Exercise directions:
Once a line is found to contain "over", copy it out of the listing.

Exercise input:

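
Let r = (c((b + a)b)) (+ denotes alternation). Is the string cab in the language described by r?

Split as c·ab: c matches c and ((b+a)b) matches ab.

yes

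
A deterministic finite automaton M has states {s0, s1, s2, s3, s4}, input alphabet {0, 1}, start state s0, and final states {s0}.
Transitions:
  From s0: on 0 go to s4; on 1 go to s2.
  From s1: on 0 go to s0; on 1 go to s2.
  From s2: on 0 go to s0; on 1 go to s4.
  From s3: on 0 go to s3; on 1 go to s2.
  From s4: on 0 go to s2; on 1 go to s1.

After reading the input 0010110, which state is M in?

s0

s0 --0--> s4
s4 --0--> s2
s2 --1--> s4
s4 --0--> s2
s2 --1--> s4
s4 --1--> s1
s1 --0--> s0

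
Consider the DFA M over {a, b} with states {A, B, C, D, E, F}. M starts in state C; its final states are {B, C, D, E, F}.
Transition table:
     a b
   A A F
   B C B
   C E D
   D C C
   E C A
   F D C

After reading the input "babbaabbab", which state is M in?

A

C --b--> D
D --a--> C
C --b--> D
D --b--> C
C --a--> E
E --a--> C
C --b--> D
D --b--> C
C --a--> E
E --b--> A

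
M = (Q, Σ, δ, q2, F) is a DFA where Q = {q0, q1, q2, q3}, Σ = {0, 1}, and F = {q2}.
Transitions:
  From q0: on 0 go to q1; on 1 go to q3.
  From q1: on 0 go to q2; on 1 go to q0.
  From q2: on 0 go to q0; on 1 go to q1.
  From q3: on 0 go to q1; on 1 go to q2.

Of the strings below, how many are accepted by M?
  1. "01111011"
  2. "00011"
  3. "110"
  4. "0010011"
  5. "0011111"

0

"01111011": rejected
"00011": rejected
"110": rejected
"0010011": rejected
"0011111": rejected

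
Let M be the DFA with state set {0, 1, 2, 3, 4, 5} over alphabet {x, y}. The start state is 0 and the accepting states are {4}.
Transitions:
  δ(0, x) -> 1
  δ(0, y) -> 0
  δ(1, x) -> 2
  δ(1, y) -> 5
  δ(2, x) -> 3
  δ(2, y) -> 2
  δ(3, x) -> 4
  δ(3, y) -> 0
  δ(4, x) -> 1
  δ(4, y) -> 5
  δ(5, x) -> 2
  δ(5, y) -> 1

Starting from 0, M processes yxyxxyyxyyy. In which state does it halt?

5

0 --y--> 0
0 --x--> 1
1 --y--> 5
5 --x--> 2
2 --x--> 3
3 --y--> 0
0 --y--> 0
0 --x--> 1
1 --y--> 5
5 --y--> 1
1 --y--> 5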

Expected answer:
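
Consider the DFA M over {a, b} with states {A, B, C, D, E, F}. M starts in state C; its final states are {B, C, D, E, F}.
Let M be the DFA with state set {0, 1, 2, 3, 4, 5} over alphabet {x, y}. The start state is 0 and the accepting states are {4}.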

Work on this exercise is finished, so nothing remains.